[Start of section]
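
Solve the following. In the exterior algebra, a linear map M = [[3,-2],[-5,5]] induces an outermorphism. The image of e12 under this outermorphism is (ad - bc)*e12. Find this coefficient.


The outermorphism of a linear map f sends e1^e2 to f(e1)^f(e2).
f(e1) = 3*e1 - 5*e2
f(e2) = -2*e1 + 5*e2
f(e1) ^ f(e2) = (3*e1 - 5*e2) ^ (-2*e1 + 5*e2)
= 3*5*e12 + (-5)*(-2)*e21
= (15 - 10)*e12
= 5*e12
Coefficient = 5


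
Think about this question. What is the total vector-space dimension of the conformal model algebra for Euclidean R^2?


The conformal model of R^2 uses Cl(3,1): the 2 Euclidean generators plus two extra orthogonal generators e+ (e+^2 = +1) and e- (e-^2 = -1), from which the null vectors e0, einf are built.
Number of generators m = 2 + 2 = 4.
dim Cl(p,q) = 2^m = 2^4 = 16


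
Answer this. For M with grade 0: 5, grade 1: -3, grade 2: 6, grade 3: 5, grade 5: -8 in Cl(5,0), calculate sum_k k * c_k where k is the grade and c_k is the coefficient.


Grade-weighted sum = sum of grade_k * coefficient_k
0*5 = 0
1*(-3) = -3
2*6 = 12
3*5 = 15
5*(-8) = -40
Total = 0 + (-3) + 12 + 15 + (-40) = -16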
[End of section]
Would you be able to transcribe every line of the data exactly?

Output for this task =>
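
Solve the following. In the exterior algebra, a linear map M = [[3,-2],[-5,5]] induces an outermorphism. The image of e12 under this outermorphism is (ad - bc)*e12. Find this coefficient.


The outermorphism of a linear map f sends e1^e2 to f(e1)^f(e2).
f(e1) = 3*e1 - 5*e2
f(e2) = -2*e1 + 5*e2
f(e1) ^ f(e2) = (3*e1 - 5*e2) ^ (-2*e1 + 5*e2)
= 3*5*e12 + (-5)*(-2)*e21
= (15 - 10)*e12
= 5*e12
Coefficient = 5


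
Think about this question. What is the total vector-space dimension of the conformal model algebra for Euclidean R^2?


The conformal model of R^2 uses Cl(3,1): the 2 Euclidean generators plus two extra orthogonal generators e+ (e+^2 = +1) and e- (e-^2 = -1), from which the null vectors e0, einf are built.
Number of generators m = 2 + 2 = 4.
dim Cl(p,q) = 2^m = 2^4 = 16


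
Answer this. For M with grade 0: 5, grade 1: -3, grade 2: 6, grade 3: 5, grade 5: -8 in Cl(5,0), calculate sum_k k * c_k where k is the grade and c_k is the coefficient.


Grade-weighted sum = sum of grade_k * coefficient_k
0*5 = 0
1*(-3) = -3
2*6 = 12
3*5 = 15
5*(-8) = -40
Total = 0 + (-3) + 12 + 15 + (-40) = -16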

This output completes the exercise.